**** Source material ****

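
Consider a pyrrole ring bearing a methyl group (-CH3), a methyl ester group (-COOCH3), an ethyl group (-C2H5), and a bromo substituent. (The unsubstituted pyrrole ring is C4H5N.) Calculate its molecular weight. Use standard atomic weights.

246.10 g/mol

Atom tally by fragment:
  pyrrole ring core → C:4 H:5 N:1
  (− 4 ring H displaced by substituents)
  + CH3 → C:1 H:3
  + COOCH3 → C:2 H:3 O:2
  + C2H5 → C:2 H:5
  + Br → Br:1
Element totals:
  C: 9
  H: 12
  Br: 1
  N: 1
  O: 2
Molecular formula: C9H12BrNO2.
  M = 9(12.011) + 12(1.008) + 79.904 + 14.007 + 2(15.999)
    = 108.099 + 12.096 + 79.904 + 14.007 + 31.998 = 246.104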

****

■ **Exercise description**: Restate the data above word for word.

■ **Written answer**:
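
Consider a pyrrole ring bearing a methyl group (-CH3), a methyl ester group (-COOCH3), an ethyl group (-C2H5), and a bromo substituent. (The unsubstituted pyrrole ring is C4H5N.) Calculate its molecular weight. Use standard atomic weights.

246.10 g/mol

Atom tally by fragment:
  pyrrole ring core → C:4 H:5 N:1
  (− 4 ring H displaced by substituents)
  + CH3 → C:1 H:3
  + COOCH3 → C:2 H:3 O:2
  + C2H5 → C:2 H:5
  + Br → Br:1
Element totals:
  C: 9
  H: 12
  Br: 1
  N: 1
  O: 2
Molecular formula: C9H12BrNO2.
  M = 9(12.011) + 12(1.008) + 79.904 + 14.007 + 2(15.999)
    = 108.099 + 12.096 + 79.904 + 14.007 + 31.998 = 246.104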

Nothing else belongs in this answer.